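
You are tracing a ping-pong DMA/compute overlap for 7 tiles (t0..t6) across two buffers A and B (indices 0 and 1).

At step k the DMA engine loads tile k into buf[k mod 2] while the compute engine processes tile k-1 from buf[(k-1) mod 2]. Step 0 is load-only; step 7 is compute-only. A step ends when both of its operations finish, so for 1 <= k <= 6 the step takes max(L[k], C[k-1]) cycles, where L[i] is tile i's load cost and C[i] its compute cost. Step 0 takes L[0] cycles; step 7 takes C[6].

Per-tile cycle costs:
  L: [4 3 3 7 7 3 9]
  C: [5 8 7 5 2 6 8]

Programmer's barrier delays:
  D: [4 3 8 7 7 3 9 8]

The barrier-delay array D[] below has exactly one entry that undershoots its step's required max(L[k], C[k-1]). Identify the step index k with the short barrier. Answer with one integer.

step 0: need L[0]=4 = 4; D[0]=4 ok
step 1: need max(L[1]=3,C[0]=5) = 5; D[1]=3 SHORT
step 2: need max(L[2]=3,C[1]=8) = 8; D[2]=8 ok
step 3: need max(L[3]=7,C[2]=7) = 7; D[3]=7 ok
step 4: need max(L[4]=7,C[3]=5) = 7; D[4]=7 ok
step 5: need max(L[5]=3,C[4]=2) = 3; D[5]=3 ok
step 6: need max(L[6]=9,C[5]=6) = 9; D[6]=9 ok
step 7: need C[6]=8 = 8; D[7]=8 ok

hazard at step 1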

+-------+

TASK TO CARRY OUT: A complete, exact transcription of the data above is the required answer.

RESPONSE:
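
You are tracing a ping-pong DMA/compute overlap for 7 tiles (t0..t6) across two buffers A and B (indices 0 and 1).

At step k the DMA engine loads tile k into buf[k mod 2] while the compute engine processes tile k-1 from buf[(k-1) mod 2]. Step 0 is load-only; step 7 is compute-only. A step ends when both of its operations finish, so for 1 <= k <= 6 the step takes max(L[k], C[k-1]) cycles, where L[i] is tile i's load cost and C[i] its compute cost. Step 0 takes L[0] cycles; step 7 takes C[6].

Per-tile cycle costs:
  L: [4 3 3 7 7 3 9]
  C: [5 8 7 5 2 6 8]

Programmer's barrier delays:
  D: [4 3 8 7 7 3 9 8]

The barrier-delay array D[] below has exactly one entry that undershoots its step's required max(L[k], C[k-1]). Identify the step index k with the short barrier. Answer with one integer.

step 0: need L[0]=4 = 4; D[0]=4 ok
step 1: need max(L[1]=3,C[0]=5) = 5; D[1]=3 SHORT
step 2: need max(L[2]=3,C[1]=8) = 8; D[2]=8 ok
step 3: need max(L[3]=7,C[2]=7) = 7; D[3]=7 ok
step 4: need max(L[4]=7,C[3]=5) = 7; D[4]=7 ok
step 5: need max(L[5]=3,C[4]=2) = 3; D[5]=3 ok
step 6: need max(L[6]=9,C[5]=6) = 9; D[6]=9 ok
step 7: need C[6]=8 = 8; D[7]=8 ok

hazard at step 1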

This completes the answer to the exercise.